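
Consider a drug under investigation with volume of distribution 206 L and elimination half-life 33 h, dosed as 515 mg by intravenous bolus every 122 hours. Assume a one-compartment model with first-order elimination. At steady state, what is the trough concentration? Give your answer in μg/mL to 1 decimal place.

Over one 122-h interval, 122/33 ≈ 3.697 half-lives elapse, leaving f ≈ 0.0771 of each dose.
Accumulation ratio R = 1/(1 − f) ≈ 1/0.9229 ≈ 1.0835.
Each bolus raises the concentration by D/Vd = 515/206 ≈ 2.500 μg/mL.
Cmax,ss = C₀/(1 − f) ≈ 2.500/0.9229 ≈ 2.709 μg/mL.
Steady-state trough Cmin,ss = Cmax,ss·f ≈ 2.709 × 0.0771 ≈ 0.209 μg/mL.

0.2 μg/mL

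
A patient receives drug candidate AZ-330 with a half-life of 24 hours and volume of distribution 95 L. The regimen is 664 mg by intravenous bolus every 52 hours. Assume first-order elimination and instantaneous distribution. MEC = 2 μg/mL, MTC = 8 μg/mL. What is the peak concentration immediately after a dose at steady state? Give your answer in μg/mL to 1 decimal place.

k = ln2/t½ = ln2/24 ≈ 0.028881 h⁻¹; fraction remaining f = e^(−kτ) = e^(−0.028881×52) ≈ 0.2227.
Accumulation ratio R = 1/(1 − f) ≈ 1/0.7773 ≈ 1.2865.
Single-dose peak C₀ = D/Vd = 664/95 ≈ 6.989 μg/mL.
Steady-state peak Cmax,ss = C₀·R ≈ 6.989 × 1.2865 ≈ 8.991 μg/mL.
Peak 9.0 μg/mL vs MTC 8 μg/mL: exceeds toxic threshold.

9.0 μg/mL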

● ● ● ●

Set down exactly the lines above, from the one containing "A patient receives" to the final line of the material, with both ends kept and no other lines.

Task solution:
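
A patient receives drug candidate AZ-330 with a half-life of 24 hours and volume of distribution 95 L. The regimen is 664 mg by intravenous bolus every 52 hours. Assume first-order elimination and instantaneous distribution. MEC = 2 μg/mL, MTC = 8 μg/mL. What is the peak concentration immediately after a dose at steady state? Give your answer in μg/mL to 1 decimal place.

k = ln2/t½ = ln2/24 ≈ 0.028881 h⁻¹; fraction remaining f = e^(−kτ) = e^(−0.028881×52) ≈ 0.2227.
Accumulation ratio R = 1/(1 − f) ≈ 1/0.7773 ≈ 1.2865.
Single-dose peak C₀ = D/Vd = 664/95 ≈ 6.989 μg/mL.
Steady-state peak Cmax,ss = C₀·R ≈ 6.989 × 1.2865 ≈ 8.991 μg/mL.
Peak 9.0 μg/mL vs MTC 8 μg/mL: exceeds toxic threshold.

9.0 μg/mL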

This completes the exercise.